START RECORDED INFORMATION

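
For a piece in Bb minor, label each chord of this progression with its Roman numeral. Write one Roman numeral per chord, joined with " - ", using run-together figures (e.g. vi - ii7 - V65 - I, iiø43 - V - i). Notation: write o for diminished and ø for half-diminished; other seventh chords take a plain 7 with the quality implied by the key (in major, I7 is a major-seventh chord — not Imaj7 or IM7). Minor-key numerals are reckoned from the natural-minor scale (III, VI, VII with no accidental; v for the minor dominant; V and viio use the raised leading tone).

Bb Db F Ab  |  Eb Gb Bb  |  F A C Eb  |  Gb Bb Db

Bb-Db-F-Ab: root Bb is the tonic; minor seventh chord there is i7.
Eb-Gb-Bb: root Eb is the subdominant; minor triad there is iv.
F-A-C-Eb: root F is the dominant; dominant seventh chord there is V7.
Gb-Bb-Db: root Gb is the submediant; major triad there is VI.

i7 - iv - V7 - VI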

END RECORDED INFORMATION

ASSIGNED TASK |
Set down each entry from above once more, exactly as written.

RESPONSE TO THIS TASK |
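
For a piece in Bb minor, label each chord of this progression with its Roman numeral. Write one Roman numeral per chord, joined with " - ", using run-together figures (e.g. vi - ii7 - V65 - I, iiø43 - V - i). Notation: write o for diminished and ø for half-diminished; other seventh chords take a plain 7 with the quality implied by the key (in major, I7 is a major-seventh chord — not Imaj7 or IM7). Minor-key numerals are reckoned from the natural-minor scale (III, VI, VII with no accidental; v for the minor dominant; V and viio use the raised leading tone).

Bb Db F Ab  |  Eb Gb Bb  |  F A C Eb  |  Gb Bb Db

Bb-Db-F-Ab: root Bb is the tonic; minor seventh chord there is i7.
Eb-Gb-Bb: root Eb is the subdominant; minor triad there is iv.
F-A-C-Eb: root F is the dominant; dominant seventh chord there is V7.
Gb-Bb-Db: root Gb is the submediant; major triad there is VI.

i7 - iv - V7 - VI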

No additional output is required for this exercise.